→ Directions
Transcribe exactly the lines from the one containing "In the market for insulin, demand" through the end of the entries, including both the first and the last, and nothing else.

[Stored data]
----

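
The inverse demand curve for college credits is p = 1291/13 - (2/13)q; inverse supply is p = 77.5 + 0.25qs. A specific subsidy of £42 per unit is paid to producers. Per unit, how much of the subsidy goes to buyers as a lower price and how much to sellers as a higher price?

Buyers gain £16 per unit; sellers gain £26 per unit

Pre-subsidy: 1291/13 - (2/13)q = 77.5 + 0.25q gives q* = 54 and p* = 91.
With the subsidy, sellers receive ps = pb + 42 for each unit, where pb is the price buyers pay.
On the curves, pb = 1291/13 - (2/13)q and ps = 77.5 + 0.25q; the wedge ps − pb = 42 gives 77.5 + 0.25q − (1291/13 - (2/13)q) = 42, so q' = 158.
Then pb = 1291/13 − (2/13)·158 = 75 and ps = 77.5 + 0.25·158 = 117.
Buyers' price falls by p* − pb = 91 − 75 = 16; sellers' price rises by ps − p* = 117 − 91 = 26.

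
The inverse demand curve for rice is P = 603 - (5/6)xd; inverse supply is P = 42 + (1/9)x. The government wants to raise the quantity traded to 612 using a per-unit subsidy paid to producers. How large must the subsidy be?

At x = 612, from the demand curve buyers pay Pb = 603 − (5/6)·612 = 93; from the supply curve sellers need Ps = 42 + (1/9)·612 = 110.
The subsidy must fill the gap: s = Ps − Pb = 110 − 93 = 17.

Required subsidy s = 17 per unit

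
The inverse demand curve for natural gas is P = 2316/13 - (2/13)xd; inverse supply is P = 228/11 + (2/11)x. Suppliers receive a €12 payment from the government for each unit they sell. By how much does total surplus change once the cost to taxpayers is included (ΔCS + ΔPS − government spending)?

Pre-subsidy: 2316/13 - (2/13)x = 228/11 + (2/11)x gives x* = 469 and P* = 106.
With the subsidy, sellers receive Ps = Pb + 12 for each unit, where Pb is the price buyers pay.
On the curves, Pb = 2316/13 - (2/13)x and Ps = 228/11 + (2/11)x; the wedge Ps − Pb = 12 gives 228/11 + (2/11)x − (2316/13 - (2/13)x) = 12, so x' = 504.75.
Then Pb = 2316/13 − (2/13)·504.75 = 100.5 and Ps = 228/11 + (2/11)·504.75 = 112.5.
ΔCS = ½(469 + 504.75)(106 − 100.5) = 2677.8125; ΔPS = ½(469 + 504.75)(112.5 − 106) = 3164.6875.
Government spending = 12 × 504.75 = 6057.
Net change = 2677.8125 + 3164.6875 − 6057 = -214.5. The loss equals the DWL triangle ½·12·35.75.

Net change in total surplus = -€214.5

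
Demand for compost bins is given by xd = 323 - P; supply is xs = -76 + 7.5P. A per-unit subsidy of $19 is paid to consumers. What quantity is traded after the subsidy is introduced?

x' = 4978/17

Pre-subsidy: 323 - P = -76 + 7.5P gives P* = 798/17, x* = 4693/17.
With the rebate, buyers effectively pay Pb = Ps − 19, where Ps is the price sellers receive.
Demand in terms of Ps becomes xd = 323 − 1(Ps − 19) = 342 - Ps. Setting this equal to supply: 342 - Ps = -76 + 7.5Ps, so Ps = 836/17.
Buyers pay Pb = 836/17 − 19 = 513/17; x' = -76 + 7.5·(836/17) = 4978/17.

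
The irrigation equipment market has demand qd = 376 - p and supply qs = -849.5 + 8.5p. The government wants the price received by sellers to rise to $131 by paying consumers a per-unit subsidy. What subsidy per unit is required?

At a seller price of 131, quantity supplied is -849.5 + 8.5·131 = 264.
Buyers absorb 264 only when they pay pb with 376 − 1·pb = 264, i.e. pb = 112.
s = ps − pb = 131 − 112 = 19.

Required subsidy s = $19 per unit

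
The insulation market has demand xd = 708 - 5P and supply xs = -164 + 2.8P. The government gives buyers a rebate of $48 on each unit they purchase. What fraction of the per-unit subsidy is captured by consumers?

Consumer share = 14/39

Pre-subsidy: 708 - 5P = -164 + 2.8P gives P* = 4360/39, x* = 5812/39.
With the rebate, buyers effectively pay Pb = Ps − 48, where Ps is the price sellers receive.
Demand in terms of Ps becomes xd = 708 − 5(Ps − 48) = 948 - 5Ps. Setting this equal to supply: 948 - 5Ps = -164 + 2.8Ps, so Ps = 5560/39.
Buyers pay Pb = 5560/39 − 48 = 3688/39; x' = -164 + 2.8·(5560/39) = 9172/39.
Buyers' price falls by P* − Pb = 4360/39 − 3688/39 = 224/13; sellers' price rises by Ps − P* = 5560/39 − 4360/39 = 400/13.
So consumers capture (224/13)/48 = 14/39 of each unit of subsidy.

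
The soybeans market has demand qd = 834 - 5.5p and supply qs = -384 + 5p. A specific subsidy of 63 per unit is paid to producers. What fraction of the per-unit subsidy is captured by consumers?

Consumer share = 10/21

Pre-subsidy: 834 - 5.5p = -384 + 5p gives p* = 116, q* = 196.
With the subsidy, sellers receive ps = pb + 63 for each unit, where pb is the price buyers pay.
Supply in terms of pb becomes qs = -384 + 5(pb + 63) = -69 + 5pb. Setting this equal to demand: 834 - 5.5pb = -69 + 5pb, so pb = 86.
Sellers receive ps = 86 + 63 = 149; q' = 834 − 5.5·86 = 361.
Buyers' price falls by p* − pb = 116 − 86 = 30; sellers' price rises by ps − p* = 149 − 116 = 33.
So consumers capture 30/63 = 10/21 of each unit of subsidy.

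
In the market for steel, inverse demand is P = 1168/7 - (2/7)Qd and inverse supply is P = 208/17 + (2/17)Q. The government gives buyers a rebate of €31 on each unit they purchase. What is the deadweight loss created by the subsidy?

Deadweight loss = 114359/96

Pre-subsidy: 1168/7 - (2/7)Q = 208/17 + (2/17)Q gives Q* = 1150/3 and P* = 172/3.
With the rebate, buyers effectively pay Pb = Ps − 31, where Ps is the price sellers receive.
On the curves, Pb = 1168/7 - (2/7)Q and Ps = 208/17 + (2/17)Q; the wedge Ps − Pb = 31 gives 208/17 + (2/17)Q − (1168/7 - (2/7)Q) = 31, so Q' = 460.1875.
Then Pb = 1168/7 − (2/7)·460.1875 = 35.375 and Ps = 208/17 + (2/17)·460.1875 = 66.375.
The subsidy expands output by 460.1875 − 1150/3 = 3689/48 past the efficient level; on those units the gap between marginal cost and willingness to pay runs from 0 up to 31.
DWL = ½ × 31 × 3689/48 = 114359/96.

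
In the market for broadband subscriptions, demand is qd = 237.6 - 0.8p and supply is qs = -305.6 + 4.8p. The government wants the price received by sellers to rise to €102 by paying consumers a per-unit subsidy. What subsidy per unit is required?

Required subsidy s = €35 per unit

At a seller price of 102, quantity supplied is -305.6 + 4.8·102 = 184.
Buyers absorb 184 only when they pay pb with 237.6 − 0.8·pb = 184, i.e. pb = 67.
s = ps − pb = 102 − 67 = 35.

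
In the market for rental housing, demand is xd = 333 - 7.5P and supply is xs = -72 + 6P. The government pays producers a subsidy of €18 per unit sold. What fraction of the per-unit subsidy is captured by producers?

Pre-subsidy: 333 - 7.5P = -72 + 6P gives P* = 30, x* = 108.
With the subsidy, sellers receive Ps = Pb + 18 for each unit, where Pb is the price buyers pay.
Supply in terms of Pb becomes xs = -72 + 6(Pb + 18) = 36 + 6Pb. Setting this equal to demand: 333 - 7.5Pb = 36 + 6Pb, so Pb = 22.
Sellers receive Ps = 22 + 18 = 40; x' = 333 − 7.5·22 = 168.
Buyers' price falls by P* − Pb = 30 − 22 = 8; sellers' price rises by Ps − P* = 40 − 30 = 10.
So producers capture 10/18 = 5/9 of each unit of subsidy.

Producer share = 5/9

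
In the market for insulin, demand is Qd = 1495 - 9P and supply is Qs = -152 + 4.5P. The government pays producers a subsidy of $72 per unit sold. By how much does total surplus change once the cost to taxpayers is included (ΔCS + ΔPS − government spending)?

Pre-subsidy: 1495 - 9P = -152 + 4.5P gives P* = 122, Q* = 397.
With the subsidy, sellers receive Ps = Pb + 72 for each unit, where Pb is the price buyers pay.
Supply in terms of Pb becomes Qs = -152 + 4.5(Pb + 72) = 172 + 4.5Pb. Setting this equal to demand: 1495 - 9Pb = 172 + 4.5Pb, so Pb = 98.
Sellers receive Ps = 98 + 72 = 170; Q' = 1495 − 9·98 = 613.
ΔCS = ½(397 + 613)(122 − 98) = 12120; ΔPS = ½(397 + 613)(170 − 122) = 24240.
Government spending = 72 × 613 = 44136.
Net change = 12120 + 24240 − 44136 = -7776. The loss equals the DWL triangle ½·72·216.

Net change in total surplus = -$7776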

----

→ Solution to the exercise
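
In the market for insulin, demand is Qd = 1495 - 9P and supply is Qs = -152 + 4.5P. The government pays producers a subsidy of $72 per unit sold. By how much does total surplus change once the cost to taxpayers is included (ΔCS + ΔPS − government spending)?

Pre-subsidy: 1495 - 9P = -152 + 4.5P gives P* = 122, Q* = 397.
With the subsidy, sellers receive Ps = Pb + 72 for each unit, where Pb is the price buyers pay.
Supply in terms of Pb becomes Qs = -152 + 4.5(Pb + 72) = 172 + 4.5Pb. Setting this equal to demand: 1495 - 9Pb = 172 + 4.5Pb, so Pb = 98.
Sellers receive Ps = 98 + 72 = 170; Q' = 1495 − 9·98 = 613.
ΔCS = ½(397 + 613)(122 − 98) = 12120; ΔPS = ½(397 + 613)(170 − 122) = 24240.
Government spending = 72 × 613 = 44136.
Net change = 12120 + 24240 − 44136 = -7776. The loss equals the DWL triangle ½·72·216.

Net change in total surplus = -$7776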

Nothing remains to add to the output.